Data items:
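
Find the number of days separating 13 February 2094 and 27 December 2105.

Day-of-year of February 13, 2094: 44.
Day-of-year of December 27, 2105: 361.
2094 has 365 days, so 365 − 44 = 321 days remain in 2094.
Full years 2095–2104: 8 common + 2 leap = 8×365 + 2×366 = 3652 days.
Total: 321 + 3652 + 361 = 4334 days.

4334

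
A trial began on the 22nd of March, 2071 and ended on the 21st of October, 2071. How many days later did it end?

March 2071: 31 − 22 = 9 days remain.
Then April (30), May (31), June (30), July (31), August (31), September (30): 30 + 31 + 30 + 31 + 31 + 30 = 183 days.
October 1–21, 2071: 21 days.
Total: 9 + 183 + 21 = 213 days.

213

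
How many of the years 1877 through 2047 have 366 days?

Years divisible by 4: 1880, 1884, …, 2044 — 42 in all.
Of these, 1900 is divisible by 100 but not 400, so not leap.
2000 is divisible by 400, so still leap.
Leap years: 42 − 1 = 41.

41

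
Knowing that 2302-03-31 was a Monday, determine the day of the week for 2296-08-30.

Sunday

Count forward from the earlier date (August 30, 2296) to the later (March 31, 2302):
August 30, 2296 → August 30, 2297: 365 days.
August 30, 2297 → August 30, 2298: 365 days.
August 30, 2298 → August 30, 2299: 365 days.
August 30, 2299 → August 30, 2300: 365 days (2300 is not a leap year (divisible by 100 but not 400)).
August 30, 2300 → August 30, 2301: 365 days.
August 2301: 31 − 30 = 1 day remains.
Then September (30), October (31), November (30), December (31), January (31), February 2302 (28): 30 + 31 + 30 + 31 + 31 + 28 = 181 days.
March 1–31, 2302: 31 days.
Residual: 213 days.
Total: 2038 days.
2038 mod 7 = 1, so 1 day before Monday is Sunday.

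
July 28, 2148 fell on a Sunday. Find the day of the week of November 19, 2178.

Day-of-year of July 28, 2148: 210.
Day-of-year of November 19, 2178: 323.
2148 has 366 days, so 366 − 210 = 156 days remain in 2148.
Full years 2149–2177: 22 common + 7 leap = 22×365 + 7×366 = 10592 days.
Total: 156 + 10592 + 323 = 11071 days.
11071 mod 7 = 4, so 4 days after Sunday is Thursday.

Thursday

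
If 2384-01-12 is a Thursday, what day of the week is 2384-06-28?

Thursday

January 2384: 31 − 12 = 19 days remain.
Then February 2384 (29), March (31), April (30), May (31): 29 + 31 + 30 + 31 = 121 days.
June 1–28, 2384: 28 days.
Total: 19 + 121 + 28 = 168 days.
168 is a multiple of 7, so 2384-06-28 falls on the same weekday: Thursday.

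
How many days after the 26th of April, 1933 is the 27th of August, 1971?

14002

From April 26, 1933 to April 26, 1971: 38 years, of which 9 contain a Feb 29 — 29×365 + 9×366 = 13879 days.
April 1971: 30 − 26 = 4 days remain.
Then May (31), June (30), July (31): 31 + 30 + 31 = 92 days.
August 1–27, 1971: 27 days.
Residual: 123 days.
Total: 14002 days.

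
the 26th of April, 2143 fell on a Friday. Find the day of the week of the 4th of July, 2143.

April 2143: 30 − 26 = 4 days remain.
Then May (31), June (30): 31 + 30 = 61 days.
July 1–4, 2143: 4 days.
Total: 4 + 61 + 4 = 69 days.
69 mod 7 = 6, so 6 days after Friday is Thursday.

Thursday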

EXERCISE DETAILS:
Each record needs to be given again exactly.

TASK RESPONSE:
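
Find the number of days separating 13 February 2094 and 27 December 2105.

Day-of-year of February 13, 2094: 44.
Day-of-year of December 27, 2105: 361.
2094 has 365 days, so 365 − 44 = 321 days remain in 2094.
Full years 2095–2104: 8 common + 2 leap = 8×365 + 2×366 = 3652 days.
Total: 321 + 3652 + 361 = 4334 days.

4334

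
A trial began on the 22nd of March, 2071 and ended on the 21st of October, 2071. How many days later did it end?

March 2071: 31 − 22 = 9 days remain.
Then April (30), May (31), June (30), July (31), August (31), September (30): 30 + 31 + 30 + 31 + 31 + 30 = 183 days.
October 1–21, 2071: 21 days.
Total: 9 + 183 + 21 = 213 days.

213

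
How many of the years 1877 through 2047 have 366 days?

Years divisible by 4: 1880, 1884, …, 2044 — 42 in all.
Of these, 1900 is divisible by 100 but not 400, so not leap.
2000 is divisible by 400, so still leap.
Leap years: 42 − 1 = 41.

41

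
Knowing that 2302-03-31 was a Monday, determine the day of the week for 2296-08-30.

Sunday

Count forward from the earlier date (August 30, 2296) to the later (March 31, 2302):
August 30, 2296 → August 30, 2297: 365 days.
August 30, 2297 → August 30, 2298: 365 days.
August 30, 2298 → August 30, 2299: 365 days.
August 30, 2299 → August 30, 2300: 365 days (2300 is not a leap year (divisible by 100 but not 400)).
August 30, 2300 → August 30, 2301: 365 days.
August 2301: 31 − 30 = 1 day remains.
Then September (30), October (31), November (30), December (31), January (31), February 2302 (28): 30 + 31 + 30 + 31 + 31 + 28 = 181 days.
March 1–31, 2302: 31 days.
Residual: 213 days.
Total: 2038 days.
2038 mod 7 = 1, so 1 day before Monday is Sunday.

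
July 28, 2148 fell on a Sunday. Find the day of the week of November 19, 2178.

Day-of-year of July 28, 2148: 210.
Day-of-year of November 19, 2178: 323.
2148 has 366 days, so 366 − 210 = 156 days remain in 2148.
Full years 2149–2177: 22 common + 7 leap = 22×365 + 7×366 = 10592 days.
Total: 156 + 10592 + 323 = 11071 days.
11071 mod 7 = 4, so 4 days after Sunday is Thursday.

Thursday

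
If 2384-01-12 is a Thursday, what day of the week is 2384-06-28?

Thursday

January 2384: 31 − 12 = 19 days remain.
Then February 2384 (29), March (31), April (30), May (31): 29 + 31 + 30 + 31 = 121 days.
June 1–28, 2384: 28 days.
Total: 19 + 121 + 28 = 168 days.
168 is a multiple of 7, so 2384-06-28 falls on the same weekday: Thursday.

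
How many days after the 26th of April, 1933 is the 27th of August, 1971?

14002

From April 26, 1933 to April 26, 1971: 38 years, of which 9 contain a Feb 29 — 29×365 + 9×366 = 13879 days.
April 1971: 30 − 26 = 4 days remain.
Then May (31), June (30), July (31): 31 + 30 + 31 = 92 days.
August 1–27, 1971: 27 days.
Residual: 123 days.
Total: 14002 days.

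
the 26th of April, 2143 fell on a Friday. Find the day of the week of the 4th of July, 2143.

April 2143: 30 − 26 = 4 days remain.
Then May (31), June (30): 31 + 30 = 61 days.
July 1–4, 2143: 4 days.
Total: 4 + 61 + 4 = 69 days.
69 mod 7 = 6, so 6 days after Friday is Thursday.

Thursday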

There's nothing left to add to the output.